## What you are asked to do
The lines from the start of the records through the one containing "The grammar below (start symbol S) is ε-free." are to be transcribed exactly, and nothing else.

(Saved data entries)
==============================

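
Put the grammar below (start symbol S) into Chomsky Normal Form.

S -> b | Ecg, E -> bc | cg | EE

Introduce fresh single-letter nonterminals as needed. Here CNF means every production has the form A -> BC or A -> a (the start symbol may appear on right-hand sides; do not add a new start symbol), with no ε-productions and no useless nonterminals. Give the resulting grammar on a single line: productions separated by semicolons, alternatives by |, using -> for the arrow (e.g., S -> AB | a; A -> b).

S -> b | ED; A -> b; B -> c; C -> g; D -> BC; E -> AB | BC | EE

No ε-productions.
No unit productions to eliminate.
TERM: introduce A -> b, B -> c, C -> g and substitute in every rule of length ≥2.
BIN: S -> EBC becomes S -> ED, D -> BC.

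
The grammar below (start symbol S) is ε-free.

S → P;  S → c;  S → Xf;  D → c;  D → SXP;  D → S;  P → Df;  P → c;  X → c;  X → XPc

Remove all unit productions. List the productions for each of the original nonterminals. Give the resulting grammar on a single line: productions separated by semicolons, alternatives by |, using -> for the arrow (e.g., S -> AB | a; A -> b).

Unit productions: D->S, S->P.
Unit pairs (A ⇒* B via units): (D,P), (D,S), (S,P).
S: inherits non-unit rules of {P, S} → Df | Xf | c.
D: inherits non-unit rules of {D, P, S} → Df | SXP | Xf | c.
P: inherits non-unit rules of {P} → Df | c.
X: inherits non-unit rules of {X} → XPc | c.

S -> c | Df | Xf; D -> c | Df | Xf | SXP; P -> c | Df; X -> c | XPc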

==============================

## Problem solution
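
Put the grammar below (start symbol S) into Chomsky Normal Form.

S -> b | Ecg, E -> bc | cg | EE

Introduce fresh single-letter nonterminals as needed. Here CNF means every production has the form A -> BC or A -> a (the start symbol may appear on right-hand sides; do not add a new start symbol), with no ε-productions and no useless nonterminals. Give the resulting grammar on a single line: productions separated by semicolons, alternatives by |, using -> for the arrow (e.g., S -> AB | a; A -> b).

S -> b | ED; A -> b; B -> c; C -> g; D -> BC; E -> AB | BC | EE

No ε-productions.
No unit productions to eliminate.
TERM: introduce A -> b, B -> c, C -> g and substitute in every rule of length ≥2.
BIN: S -> EBC becomes S -> ED, D -> BC.

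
The grammar below (start symbol S) is ε-free.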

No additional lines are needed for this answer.